• [SOURCE RECORDS]:

★ ★ ★ ★ ★ ★ ★

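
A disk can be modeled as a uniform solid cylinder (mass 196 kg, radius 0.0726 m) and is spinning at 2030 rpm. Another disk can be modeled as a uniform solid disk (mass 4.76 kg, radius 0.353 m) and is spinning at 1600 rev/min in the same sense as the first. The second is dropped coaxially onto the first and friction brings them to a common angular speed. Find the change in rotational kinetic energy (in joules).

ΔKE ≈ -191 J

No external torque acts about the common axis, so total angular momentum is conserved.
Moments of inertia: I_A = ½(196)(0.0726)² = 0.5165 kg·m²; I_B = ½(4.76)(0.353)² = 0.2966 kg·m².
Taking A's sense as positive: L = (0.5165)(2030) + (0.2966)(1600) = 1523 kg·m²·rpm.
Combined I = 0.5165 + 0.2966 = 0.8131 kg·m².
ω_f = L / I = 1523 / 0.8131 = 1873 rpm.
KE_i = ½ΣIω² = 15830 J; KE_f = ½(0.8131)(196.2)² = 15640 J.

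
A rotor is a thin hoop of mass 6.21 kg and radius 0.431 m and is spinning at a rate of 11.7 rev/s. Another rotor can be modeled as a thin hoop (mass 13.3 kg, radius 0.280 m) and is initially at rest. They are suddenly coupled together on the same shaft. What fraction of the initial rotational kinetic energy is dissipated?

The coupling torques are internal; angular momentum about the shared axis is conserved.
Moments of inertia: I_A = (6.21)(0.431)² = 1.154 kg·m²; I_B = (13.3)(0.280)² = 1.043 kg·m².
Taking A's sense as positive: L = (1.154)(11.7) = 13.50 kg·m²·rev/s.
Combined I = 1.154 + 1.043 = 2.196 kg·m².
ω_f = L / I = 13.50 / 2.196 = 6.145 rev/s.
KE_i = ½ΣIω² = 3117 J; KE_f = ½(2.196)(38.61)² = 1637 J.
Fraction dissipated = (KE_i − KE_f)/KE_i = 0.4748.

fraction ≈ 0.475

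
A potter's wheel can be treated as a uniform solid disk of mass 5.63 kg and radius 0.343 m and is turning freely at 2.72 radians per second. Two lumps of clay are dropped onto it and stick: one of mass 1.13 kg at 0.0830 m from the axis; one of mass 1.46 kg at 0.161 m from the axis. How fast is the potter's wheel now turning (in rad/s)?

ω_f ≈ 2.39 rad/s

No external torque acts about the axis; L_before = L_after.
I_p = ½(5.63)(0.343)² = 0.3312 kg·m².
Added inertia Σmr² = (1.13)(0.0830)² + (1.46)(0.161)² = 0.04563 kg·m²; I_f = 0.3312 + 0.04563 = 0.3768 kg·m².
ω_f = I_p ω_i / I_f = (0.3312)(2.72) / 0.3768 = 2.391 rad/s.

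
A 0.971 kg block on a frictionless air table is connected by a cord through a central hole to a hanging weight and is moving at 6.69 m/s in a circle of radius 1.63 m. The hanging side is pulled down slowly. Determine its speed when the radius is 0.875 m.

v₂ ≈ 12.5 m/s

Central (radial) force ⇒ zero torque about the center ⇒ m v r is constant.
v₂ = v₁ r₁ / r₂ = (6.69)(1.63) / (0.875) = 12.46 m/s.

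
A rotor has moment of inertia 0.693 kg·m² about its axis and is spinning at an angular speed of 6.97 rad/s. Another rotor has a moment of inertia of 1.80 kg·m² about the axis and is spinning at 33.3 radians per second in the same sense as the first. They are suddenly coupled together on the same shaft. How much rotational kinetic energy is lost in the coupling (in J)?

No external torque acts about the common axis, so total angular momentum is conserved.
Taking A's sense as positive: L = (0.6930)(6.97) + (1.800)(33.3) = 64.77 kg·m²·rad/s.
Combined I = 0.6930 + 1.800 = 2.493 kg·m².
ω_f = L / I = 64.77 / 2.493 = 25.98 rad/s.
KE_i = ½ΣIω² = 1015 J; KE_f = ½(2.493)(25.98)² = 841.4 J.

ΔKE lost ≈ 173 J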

★ ★ ★ ★ ★ ★ ★

• [EXERCISE DETAILS]:
Transcribe all entries exactly as they appear above.

• [RESULT FOR THIS EXERCISE]:
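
A disk can be modeled as a uniform solid cylinder (mass 196 kg, radius 0.0726 m) and is spinning at 2030 rpm. Another disk can be modeled as a uniform solid disk (mass 4.76 kg, radius 0.353 m) and is spinning at 1600 rev/min in the same sense as the first. The second is dropped coaxially onto the first and friction brings them to a common angular speed. Find the change in rotational kinetic energy (in joules).

ΔKE ≈ -191 J

No external torque acts about the common axis, so total angular momentum is conserved.
Moments of inertia: I_A = ½(196)(0.0726)² = 0.5165 kg·m²; I_B = ½(4.76)(0.353)² = 0.2966 kg·m².
Taking A's sense as positive: L = (0.5165)(2030) + (0.2966)(1600) = 1523 kg·m²·rpm.
Combined I = 0.5165 + 0.2966 = 0.8131 kg·m².
ω_f = L / I = 1523 / 0.8131 = 1873 rpm.
KE_i = ½ΣIω² = 15830 J; KE_f = ½(0.8131)(196.2)² = 15640 J.

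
A rotor is a thin hoop of mass 6.21 kg and radius 0.431 m and is spinning at a rate of 11.7 rev/s. Another rotor can be modeled as a thin hoop (mass 13.3 kg, radius 0.280 m) and is initially at rest. They are suddenly coupled together on the same shaft. What fraction of the initial rotational kinetic energy is dissipated?

The coupling torques are internal; angular momentum about the shared axis is conserved.
Moments of inertia: I_A = (6.21)(0.431)² = 1.154 kg·m²; I_B = (13.3)(0.280)² = 1.043 kg·m².
Taking A's sense as positive: L = (1.154)(11.7) = 13.50 kg·m²·rev/s.
Combined I = 1.154 + 1.043 = 2.196 kg·m².
ω_f = L / I = 13.50 / 2.196 = 6.145 rev/s.
KE_i = ½ΣIω² = 3117 J; KE_f = ½(2.196)(38.61)² = 1637 J.
Fraction dissipated = (KE_i − KE_f)/KE_i = 0.4748.

fraction ≈ 0.475

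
A potter's wheel can be treated as a uniform solid disk of mass 5.63 kg and radius 0.343 m and is turning freely at 2.72 radians per second. Two lumps of clay are dropped onto it and stick: one of mass 1.13 kg at 0.0830 m from the axis; one of mass 1.46 kg at 0.161 m from the axis. How fast is the potter's wheel now turning (in rad/s)?

ω_f ≈ 2.39 rad/s

No external torque acts about the axis; L_before = L_after.
I_p = ½(5.63)(0.343)² = 0.3312 kg·m².
Added inertia Σmr² = (1.13)(0.0830)² + (1.46)(0.161)² = 0.04563 kg·m²; I_f = 0.3312 + 0.04563 = 0.3768 kg·m².
ω_f = I_p ω_i / I_f = (0.3312)(2.72) / 0.3768 = 2.391 rad/s.

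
A 0.971 kg block on a frictionless air table is connected by a cord through a central hole to a hanging weight and is moving at 6.69 m/s in a circle of radius 1.63 m. The hanging side is pulled down slowly. Determine its speed when the radius is 0.875 m.

v₂ ≈ 12.5 m/s

Central (radial) force ⇒ zero torque about the center ⇒ m v r is constant.
v₂ = v₁ r₁ / r₂ = (6.69)(1.63) / (0.875) = 12.46 m/s.

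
A rotor has moment of inertia 0.693 kg·m² about its axis and is spinning at an angular speed of 6.97 rad/s. Another rotor has a moment of inertia of 1.80 kg·m² about the axis and is spinning at 33.3 radians per second in the same sense as the first. They are suddenly coupled together on the same shaft. How much rotational kinetic energy is lost in the coupling (in J)?

No external torque acts about the common axis, so total angular momentum is conserved.
Taking A's sense as positive: L = (0.6930)(6.97) + (1.800)(33.3) = 64.77 kg·m²·rad/s.
Combined I = 0.6930 + 1.800 = 2.493 kg·m².
ω_f = L / I = 64.77 / 2.493 = 25.98 rad/s.
KE_i = ½ΣIω² = 1015 J; KE_f = ½(2.493)(25.98)² = 841.4 J.

ΔKE lost ≈ 173 J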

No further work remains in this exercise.